Collected data entries:

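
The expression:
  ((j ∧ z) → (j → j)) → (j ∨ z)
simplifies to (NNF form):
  j ∨ z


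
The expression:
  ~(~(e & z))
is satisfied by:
  {z: True, e: True}


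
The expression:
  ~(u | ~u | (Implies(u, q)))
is never true.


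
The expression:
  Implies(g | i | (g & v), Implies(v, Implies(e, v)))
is always true.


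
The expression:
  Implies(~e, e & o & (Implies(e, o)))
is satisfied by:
  {e: True}


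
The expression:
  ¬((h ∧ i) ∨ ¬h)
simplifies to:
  h ∧ ¬i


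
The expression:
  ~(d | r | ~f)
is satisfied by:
  {f: True, d: False, r: False}


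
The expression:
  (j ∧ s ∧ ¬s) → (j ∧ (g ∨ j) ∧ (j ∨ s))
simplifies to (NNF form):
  True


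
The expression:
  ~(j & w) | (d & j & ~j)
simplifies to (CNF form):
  ~j | ~w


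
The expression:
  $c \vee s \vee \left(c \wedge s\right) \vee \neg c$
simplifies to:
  $\text{True}$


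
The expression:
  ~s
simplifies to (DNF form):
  ~s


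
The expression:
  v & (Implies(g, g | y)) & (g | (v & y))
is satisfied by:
  {y: True, g: True, v: True}
  {y: True, v: True, g: False}
  {g: True, v: True, y: False}


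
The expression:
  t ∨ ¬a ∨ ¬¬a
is always true.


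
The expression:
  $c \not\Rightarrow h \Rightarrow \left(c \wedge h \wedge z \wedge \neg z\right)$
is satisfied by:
  {h: True, c: False}
  {c: False, h: False}
  {c: True, h: True}


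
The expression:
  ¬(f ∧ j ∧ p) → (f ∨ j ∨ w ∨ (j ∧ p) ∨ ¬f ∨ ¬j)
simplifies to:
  True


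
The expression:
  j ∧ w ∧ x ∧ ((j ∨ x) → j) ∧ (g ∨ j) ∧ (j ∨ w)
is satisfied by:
  {j: True, w: True, x: True}


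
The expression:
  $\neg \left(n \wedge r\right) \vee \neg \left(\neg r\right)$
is always true.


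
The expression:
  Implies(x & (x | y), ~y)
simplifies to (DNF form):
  ~x | ~y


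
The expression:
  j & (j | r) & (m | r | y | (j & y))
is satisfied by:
  {j: True, r: True, y: True, m: True}
  {j: True, r: True, y: True, m: False}
  {j: True, r: True, m: True, y: False}
  {j: True, r: True, m: False, y: False}
  {j: True, y: True, m: True, r: False}
  {j: True, y: True, m: False, r: False}
  {j: True, y: False, m: True, r: False}


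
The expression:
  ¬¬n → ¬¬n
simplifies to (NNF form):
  True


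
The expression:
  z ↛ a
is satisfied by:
  {z: True, a: False}


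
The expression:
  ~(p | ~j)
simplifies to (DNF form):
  j & ~p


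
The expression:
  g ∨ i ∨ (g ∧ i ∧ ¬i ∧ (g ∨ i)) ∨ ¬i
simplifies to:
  True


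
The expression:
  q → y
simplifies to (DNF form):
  y ∨ ¬q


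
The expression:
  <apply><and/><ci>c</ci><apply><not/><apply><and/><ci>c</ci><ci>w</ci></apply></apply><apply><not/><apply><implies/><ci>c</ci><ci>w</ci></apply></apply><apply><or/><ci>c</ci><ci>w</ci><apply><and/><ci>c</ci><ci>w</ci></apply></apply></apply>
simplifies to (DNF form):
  <apply><and/><ci>c</ci><apply><not/><ci>w</ci></apply></apply>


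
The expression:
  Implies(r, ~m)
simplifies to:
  ~m | ~r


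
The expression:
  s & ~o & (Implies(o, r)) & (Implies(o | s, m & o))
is never true.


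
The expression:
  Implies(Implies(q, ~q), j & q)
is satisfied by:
  {q: True}


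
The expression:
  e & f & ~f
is never true.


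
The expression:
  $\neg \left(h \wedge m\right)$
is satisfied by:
  {h: False, m: False}
  {m: True, h: False}
  {h: True, m: False}


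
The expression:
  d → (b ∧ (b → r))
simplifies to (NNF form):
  (b ∧ r) ∨ ¬d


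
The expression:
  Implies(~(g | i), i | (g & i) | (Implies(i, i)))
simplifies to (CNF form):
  True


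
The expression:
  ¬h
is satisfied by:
  {h: False}


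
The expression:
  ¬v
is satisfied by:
  {v: False}


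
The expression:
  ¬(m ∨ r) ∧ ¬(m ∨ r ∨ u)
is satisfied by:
  {u: False, r: False, m: False}


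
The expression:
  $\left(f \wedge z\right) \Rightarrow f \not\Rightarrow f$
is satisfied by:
  {z: False, f: False}
  {f: True, z: False}
  {z: True, f: False}


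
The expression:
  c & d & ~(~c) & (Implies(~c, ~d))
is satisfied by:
  {c: True, d: True}


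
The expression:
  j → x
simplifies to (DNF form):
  x ∨ ¬j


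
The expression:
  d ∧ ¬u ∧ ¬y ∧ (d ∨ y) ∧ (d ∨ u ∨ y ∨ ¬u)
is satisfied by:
  {d: True, u: False, y: False}


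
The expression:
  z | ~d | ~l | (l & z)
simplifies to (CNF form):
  z | ~d | ~l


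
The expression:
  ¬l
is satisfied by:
  {l: False}


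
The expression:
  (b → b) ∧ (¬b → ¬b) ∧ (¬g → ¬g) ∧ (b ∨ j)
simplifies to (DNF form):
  b ∨ j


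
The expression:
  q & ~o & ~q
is never true.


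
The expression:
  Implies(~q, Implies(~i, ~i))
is always true.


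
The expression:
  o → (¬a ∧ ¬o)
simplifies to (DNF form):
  ¬o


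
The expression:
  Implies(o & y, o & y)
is always true.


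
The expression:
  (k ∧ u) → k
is always true.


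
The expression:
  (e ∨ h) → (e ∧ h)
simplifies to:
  (e ∧ h) ∨ (¬e ∧ ¬h)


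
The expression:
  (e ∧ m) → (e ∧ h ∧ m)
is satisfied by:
  {h: True, m: False, e: False}
  {m: False, e: False, h: False}
  {h: True, e: True, m: False}
  {e: True, m: False, h: False}
  {h: True, m: True, e: False}
  {m: True, h: False, e: False}
  {h: True, e: True, m: True}


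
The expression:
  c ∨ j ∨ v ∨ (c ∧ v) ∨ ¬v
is always true.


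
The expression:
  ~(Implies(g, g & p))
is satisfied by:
  {g: True, p: False}


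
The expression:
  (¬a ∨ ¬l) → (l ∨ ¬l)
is always true.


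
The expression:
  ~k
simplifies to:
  ~k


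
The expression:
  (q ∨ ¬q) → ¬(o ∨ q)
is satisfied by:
  {q: False, o: False}


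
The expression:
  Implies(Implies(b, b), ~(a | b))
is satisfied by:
  {b: False, a: False}


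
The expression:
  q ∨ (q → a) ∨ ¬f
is always true.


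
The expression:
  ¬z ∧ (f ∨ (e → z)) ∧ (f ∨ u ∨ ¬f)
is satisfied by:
  {f: True, z: False, e: False}
  {f: False, z: False, e: False}
  {e: True, f: True, z: False}


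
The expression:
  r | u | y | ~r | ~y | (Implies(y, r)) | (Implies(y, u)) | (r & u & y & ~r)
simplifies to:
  True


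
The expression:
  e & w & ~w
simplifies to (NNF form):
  False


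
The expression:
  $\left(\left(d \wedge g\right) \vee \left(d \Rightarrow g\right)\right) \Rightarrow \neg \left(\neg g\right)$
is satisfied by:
  {d: True, g: True}
  {d: True, g: False}
  {g: True, d: False}


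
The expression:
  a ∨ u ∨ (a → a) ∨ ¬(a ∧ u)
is always true.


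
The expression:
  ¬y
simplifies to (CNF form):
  ¬y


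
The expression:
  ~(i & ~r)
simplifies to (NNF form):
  r | ~i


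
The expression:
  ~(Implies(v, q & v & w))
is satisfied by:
  {v: True, w: False, q: False}
  {q: True, v: True, w: False}
  {w: True, v: True, q: False}


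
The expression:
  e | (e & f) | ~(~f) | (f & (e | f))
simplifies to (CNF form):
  e | f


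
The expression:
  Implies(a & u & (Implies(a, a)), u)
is always true.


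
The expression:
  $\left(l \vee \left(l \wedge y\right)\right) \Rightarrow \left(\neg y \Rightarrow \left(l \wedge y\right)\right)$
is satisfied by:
  {y: True, l: False}
  {l: False, y: False}
  {l: True, y: True}


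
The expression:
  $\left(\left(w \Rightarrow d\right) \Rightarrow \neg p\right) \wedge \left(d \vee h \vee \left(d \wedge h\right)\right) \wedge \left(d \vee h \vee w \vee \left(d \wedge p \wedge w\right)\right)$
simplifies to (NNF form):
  $\left(d \vee h\right) \wedge \left(w \vee \neg p\right) \wedge \left(\neg d \vee \neg p\right)$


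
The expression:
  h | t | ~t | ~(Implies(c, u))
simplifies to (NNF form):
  True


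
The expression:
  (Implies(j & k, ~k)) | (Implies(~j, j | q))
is always true.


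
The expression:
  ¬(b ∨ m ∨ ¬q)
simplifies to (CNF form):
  q ∧ ¬b ∧ ¬m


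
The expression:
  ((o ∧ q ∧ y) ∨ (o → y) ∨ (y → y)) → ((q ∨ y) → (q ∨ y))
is always true.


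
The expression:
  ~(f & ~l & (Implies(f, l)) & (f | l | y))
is always true.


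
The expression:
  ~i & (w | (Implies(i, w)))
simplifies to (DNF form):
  ~i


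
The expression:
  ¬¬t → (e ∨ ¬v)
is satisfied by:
  {e: True, v: False, t: False}
  {e: False, v: False, t: False}
  {t: True, e: True, v: False}
  {t: True, e: False, v: False}
  {v: True, e: True, t: False}
  {v: True, e: False, t: False}
  {v: True, t: True, e: True}


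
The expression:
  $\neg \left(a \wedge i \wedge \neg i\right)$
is always true.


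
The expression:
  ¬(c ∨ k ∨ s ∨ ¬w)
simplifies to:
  w ∧ ¬c ∧ ¬k ∧ ¬s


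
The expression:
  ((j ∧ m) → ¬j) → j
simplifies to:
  j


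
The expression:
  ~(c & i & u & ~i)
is always true.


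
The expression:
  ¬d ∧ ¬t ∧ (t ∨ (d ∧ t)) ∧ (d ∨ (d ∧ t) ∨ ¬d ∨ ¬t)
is never true.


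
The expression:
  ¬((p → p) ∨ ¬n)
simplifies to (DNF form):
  False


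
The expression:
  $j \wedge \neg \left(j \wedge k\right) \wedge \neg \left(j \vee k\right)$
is never true.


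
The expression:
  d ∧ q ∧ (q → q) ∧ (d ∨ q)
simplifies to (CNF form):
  d ∧ q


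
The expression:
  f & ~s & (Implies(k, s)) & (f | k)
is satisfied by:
  {f: True, k: False, s: False}


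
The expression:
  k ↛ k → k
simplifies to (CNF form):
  True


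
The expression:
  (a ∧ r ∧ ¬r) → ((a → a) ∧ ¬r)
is always true.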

#### EXERCISE PROMPT
Above are the records; copy exactly the lines from the line with "Implies(a & u & (Implies(a, a)), u)" through the line with "h | t | ~t | ~(Implies(c, u))", both included.

#### RESPONSE TO THIS TASK
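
  Implies(a & u & (Implies(a, a)), u)
is always true.


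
The expression:
  $\left(l \vee \left(l \wedge y\right)\right) \Rightarrow \left(\neg y \Rightarrow \left(l \wedge y\right)\right)$
is satisfied by:
  {y: True, l: False}
  {l: False, y: False}
  {l: True, y: True}


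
The expression:
  $\left(\left(w \Rightarrow d\right) \Rightarrow \neg p\right) \wedge \left(d \vee h \vee \left(d \wedge h\right)\right) \wedge \left(d \vee h \vee w \vee \left(d \wedge p \wedge w\right)\right)$
simplifies to (NNF form):
  $\left(d \vee h\right) \wedge \left(w \vee \neg p\right) \wedge \left(\neg d \vee \neg p\right)$


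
The expression:
  h | t | ~t | ~(Implies(c, u))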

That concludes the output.